[Exercise description]:
Retype the whole listing that follows so that it matches the original exactly.

********

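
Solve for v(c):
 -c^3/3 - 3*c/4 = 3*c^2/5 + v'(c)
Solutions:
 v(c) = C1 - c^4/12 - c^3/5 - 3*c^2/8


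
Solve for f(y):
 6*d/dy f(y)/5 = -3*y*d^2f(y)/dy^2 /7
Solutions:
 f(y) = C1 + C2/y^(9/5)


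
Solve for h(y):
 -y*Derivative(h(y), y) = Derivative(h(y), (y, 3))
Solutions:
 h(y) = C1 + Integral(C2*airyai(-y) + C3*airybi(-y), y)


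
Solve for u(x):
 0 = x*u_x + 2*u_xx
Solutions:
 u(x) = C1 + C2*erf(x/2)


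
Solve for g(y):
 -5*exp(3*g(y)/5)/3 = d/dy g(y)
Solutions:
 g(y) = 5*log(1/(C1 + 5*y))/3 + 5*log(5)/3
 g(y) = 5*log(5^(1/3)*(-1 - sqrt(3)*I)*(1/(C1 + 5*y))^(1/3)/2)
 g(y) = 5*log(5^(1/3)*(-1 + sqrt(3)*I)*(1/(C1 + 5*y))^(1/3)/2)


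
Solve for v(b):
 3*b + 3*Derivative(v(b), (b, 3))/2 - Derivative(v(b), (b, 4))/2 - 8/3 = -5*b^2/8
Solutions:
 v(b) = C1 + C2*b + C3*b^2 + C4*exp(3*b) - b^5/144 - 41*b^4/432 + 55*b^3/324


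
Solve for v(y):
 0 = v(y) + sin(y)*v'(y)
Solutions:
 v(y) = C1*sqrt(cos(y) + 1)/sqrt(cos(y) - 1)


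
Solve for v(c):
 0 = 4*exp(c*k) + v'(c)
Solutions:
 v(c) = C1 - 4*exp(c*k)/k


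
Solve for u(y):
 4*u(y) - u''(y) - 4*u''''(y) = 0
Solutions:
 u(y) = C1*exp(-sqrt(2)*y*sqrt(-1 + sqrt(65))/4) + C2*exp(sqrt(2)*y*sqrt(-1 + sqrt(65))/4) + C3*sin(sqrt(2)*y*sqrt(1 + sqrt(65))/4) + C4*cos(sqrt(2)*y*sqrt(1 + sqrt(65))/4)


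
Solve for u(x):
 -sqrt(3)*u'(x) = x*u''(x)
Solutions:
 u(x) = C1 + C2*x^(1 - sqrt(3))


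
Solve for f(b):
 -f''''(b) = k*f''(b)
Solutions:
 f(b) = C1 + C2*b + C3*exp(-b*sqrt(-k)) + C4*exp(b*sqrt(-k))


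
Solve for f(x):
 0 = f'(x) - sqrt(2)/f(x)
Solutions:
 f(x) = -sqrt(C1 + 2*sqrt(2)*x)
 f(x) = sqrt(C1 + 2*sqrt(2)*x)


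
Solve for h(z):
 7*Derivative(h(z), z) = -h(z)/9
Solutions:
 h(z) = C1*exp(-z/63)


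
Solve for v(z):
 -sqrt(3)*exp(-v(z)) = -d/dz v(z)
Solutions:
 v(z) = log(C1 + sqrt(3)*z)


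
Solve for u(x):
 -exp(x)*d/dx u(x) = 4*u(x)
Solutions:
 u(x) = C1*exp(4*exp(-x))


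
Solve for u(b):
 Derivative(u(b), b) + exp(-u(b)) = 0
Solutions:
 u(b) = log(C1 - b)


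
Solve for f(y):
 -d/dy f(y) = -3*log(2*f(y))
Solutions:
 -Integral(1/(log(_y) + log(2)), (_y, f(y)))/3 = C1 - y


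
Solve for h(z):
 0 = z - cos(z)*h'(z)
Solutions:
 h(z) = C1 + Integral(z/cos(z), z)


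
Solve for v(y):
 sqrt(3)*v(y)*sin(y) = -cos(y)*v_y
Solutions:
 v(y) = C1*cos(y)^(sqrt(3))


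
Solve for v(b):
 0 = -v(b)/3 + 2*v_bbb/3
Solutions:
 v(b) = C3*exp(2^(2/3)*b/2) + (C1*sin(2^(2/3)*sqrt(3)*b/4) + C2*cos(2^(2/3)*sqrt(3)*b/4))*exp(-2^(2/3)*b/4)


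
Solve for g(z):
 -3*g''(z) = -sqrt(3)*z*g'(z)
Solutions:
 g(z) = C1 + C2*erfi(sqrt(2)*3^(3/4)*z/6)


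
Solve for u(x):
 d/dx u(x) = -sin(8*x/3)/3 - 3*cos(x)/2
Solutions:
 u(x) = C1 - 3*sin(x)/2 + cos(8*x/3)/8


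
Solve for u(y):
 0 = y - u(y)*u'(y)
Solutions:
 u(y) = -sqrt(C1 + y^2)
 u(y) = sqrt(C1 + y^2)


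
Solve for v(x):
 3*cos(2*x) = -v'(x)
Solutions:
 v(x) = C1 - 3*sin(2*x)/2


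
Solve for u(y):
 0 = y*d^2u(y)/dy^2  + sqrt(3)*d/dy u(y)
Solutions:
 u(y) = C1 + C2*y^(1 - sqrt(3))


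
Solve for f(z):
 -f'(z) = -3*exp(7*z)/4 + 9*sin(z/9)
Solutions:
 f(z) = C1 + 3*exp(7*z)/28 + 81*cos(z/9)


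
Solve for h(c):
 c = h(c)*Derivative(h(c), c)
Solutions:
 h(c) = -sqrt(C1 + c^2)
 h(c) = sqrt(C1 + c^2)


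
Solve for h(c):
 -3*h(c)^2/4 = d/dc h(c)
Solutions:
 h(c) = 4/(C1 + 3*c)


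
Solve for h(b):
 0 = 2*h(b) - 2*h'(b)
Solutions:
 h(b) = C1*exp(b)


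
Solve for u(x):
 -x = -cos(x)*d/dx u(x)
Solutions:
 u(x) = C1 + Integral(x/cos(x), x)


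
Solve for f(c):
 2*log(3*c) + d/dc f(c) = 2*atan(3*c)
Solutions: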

********

[Task result]:
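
Solve for v(c):
 -c^3/3 - 3*c/4 = 3*c^2/5 + v'(c)
Solutions:
 v(c) = C1 - c^4/12 - c^3/5 - 3*c^2/8


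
Solve for f(y):
 6*d/dy f(y)/5 = -3*y*d^2f(y)/dy^2 /7
Solutions:
 f(y) = C1 + C2/y^(9/5)


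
Solve for h(y):
 -y*Derivative(h(y), y) = Derivative(h(y), (y, 3))
Solutions:
 h(y) = C1 + Integral(C2*airyai(-y) + C3*airybi(-y), y)


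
Solve for u(x):
 0 = x*u_x + 2*u_xx
Solutions:
 u(x) = C1 + C2*erf(x/2)


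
Solve for g(y):
 -5*exp(3*g(y)/5)/3 = d/dy g(y)
Solutions:
 g(y) = 5*log(1/(C1 + 5*y))/3 + 5*log(5)/3
 g(y) = 5*log(5^(1/3)*(-1 - sqrt(3)*I)*(1/(C1 + 5*y))^(1/3)/2)
 g(y) = 5*log(5^(1/3)*(-1 + sqrt(3)*I)*(1/(C1 + 5*y))^(1/3)/2)


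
Solve for v(b):
 3*b + 3*Derivative(v(b), (b, 3))/2 - Derivative(v(b), (b, 4))/2 - 8/3 = -5*b^2/8
Solutions:
 v(b) = C1 + C2*b + C3*b^2 + C4*exp(3*b) - b^5/144 - 41*b^4/432 + 55*b^3/324


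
Solve for v(y):
 0 = v(y) + sin(y)*v'(y)
Solutions:
 v(y) = C1*sqrt(cos(y) + 1)/sqrt(cos(y) - 1)


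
Solve for v(c):
 0 = 4*exp(c*k) + v'(c)
Solutions:
 v(c) = C1 - 4*exp(c*k)/k


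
Solve for u(y):
 4*u(y) - u''(y) - 4*u''''(y) = 0
Solutions:
 u(y) = C1*exp(-sqrt(2)*y*sqrt(-1 + sqrt(65))/4) + C2*exp(sqrt(2)*y*sqrt(-1 + sqrt(65))/4) + C3*sin(sqrt(2)*y*sqrt(1 + sqrt(65))/4) + C4*cos(sqrt(2)*y*sqrt(1 + sqrt(65))/4)


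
Solve for u(x):
 -sqrt(3)*u'(x) = x*u''(x)
Solutions:
 u(x) = C1 + C2*x^(1 - sqrt(3))


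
Solve for f(b):
 -f''''(b) = k*f''(b)
Solutions:
 f(b) = C1 + C2*b + C3*exp(-b*sqrt(-k)) + C4*exp(b*sqrt(-k))


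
Solve for f(x):
 0 = f'(x) - sqrt(2)/f(x)
Solutions:
 f(x) = -sqrt(C1 + 2*sqrt(2)*x)
 f(x) = sqrt(C1 + 2*sqrt(2)*x)


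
Solve for h(z):
 7*Derivative(h(z), z) = -h(z)/9
Solutions:
 h(z) = C1*exp(-z/63)


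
Solve for v(z):
 -sqrt(3)*exp(-v(z)) = -d/dz v(z)
Solutions:
 v(z) = log(C1 + sqrt(3)*z)


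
Solve for u(x):
 -exp(x)*d/dx u(x) = 4*u(x)
Solutions:
 u(x) = C1*exp(4*exp(-x))


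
Solve for u(b):
 Derivative(u(b), b) + exp(-u(b)) = 0
Solutions:
 u(b) = log(C1 - b)


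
Solve for f(y):
 -d/dy f(y) = -3*log(2*f(y))
Solutions:
 -Integral(1/(log(_y) + log(2)), (_y, f(y)))/3 = C1 - y


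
Solve for h(z):
 0 = z - cos(z)*h'(z)
Solutions:
 h(z) = C1 + Integral(z/cos(z), z)


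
Solve for v(y):
 sqrt(3)*v(y)*sin(y) = -cos(y)*v_y
Solutions:
 v(y) = C1*cos(y)^(sqrt(3))


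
Solve for v(b):
 0 = -v(b)/3 + 2*v_bbb/3
Solutions:
 v(b) = C3*exp(2^(2/3)*b/2) + (C1*sin(2^(2/3)*sqrt(3)*b/4) + C2*cos(2^(2/3)*sqrt(3)*b/4))*exp(-2^(2/3)*b/4)


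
Solve for g(z):
 -3*g''(z) = -sqrt(3)*z*g'(z)
Solutions:
 g(z) = C1 + C2*erfi(sqrt(2)*3^(3/4)*z/6)


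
Solve for u(x):
 d/dx u(x) = -sin(8*x/3)/3 - 3*cos(x)/2
Solutions:
 u(x) = C1 - 3*sin(x)/2 + cos(8*x/3)/8


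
Solve for u(y):
 0 = y - u(y)*u'(y)
Solutions:
 u(y) = -sqrt(C1 + y^2)
 u(y) = sqrt(C1 + y^2)


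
Solve for v(x):
 3*cos(2*x) = -v'(x)
Solutions:
 v(x) = C1 - 3*sin(2*x)/2


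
Solve for u(y):
 0 = y*d^2u(y)/dy^2  + sqrt(3)*d/dy u(y)
Solutions:
 u(y) = C1 + C2*y^(1 - sqrt(3))


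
Solve for f(z):
 -f'(z) = -3*exp(7*z)/4 + 9*sin(z/9)
Solutions:
 f(z) = C1 + 3*exp(7*z)/28 + 81*cos(z/9)


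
Solve for h(c):
 c = h(c)*Derivative(h(c), c)
Solutions:
 h(c) = -sqrt(C1 + c^2)
 h(c) = sqrt(C1 + c^2)


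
Solve for h(c):
 -3*h(c)^2/4 = d/dc h(c)
Solutions:
 h(c) = 4/(C1 + 3*c)


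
Solve for h(b):
 0 = 2*h(b) - 2*h'(b)
Solutions:
 h(b) = C1*exp(b)


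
Solve for u(x):
 -x = -cos(x)*d/dx u(x)
Solutions:
 u(x) = C1 + Integral(x/cos(x), x)


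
Solve for f(c):
 2*log(3*c) + d/dc f(c) = 2*atan(3*c)
Solutions: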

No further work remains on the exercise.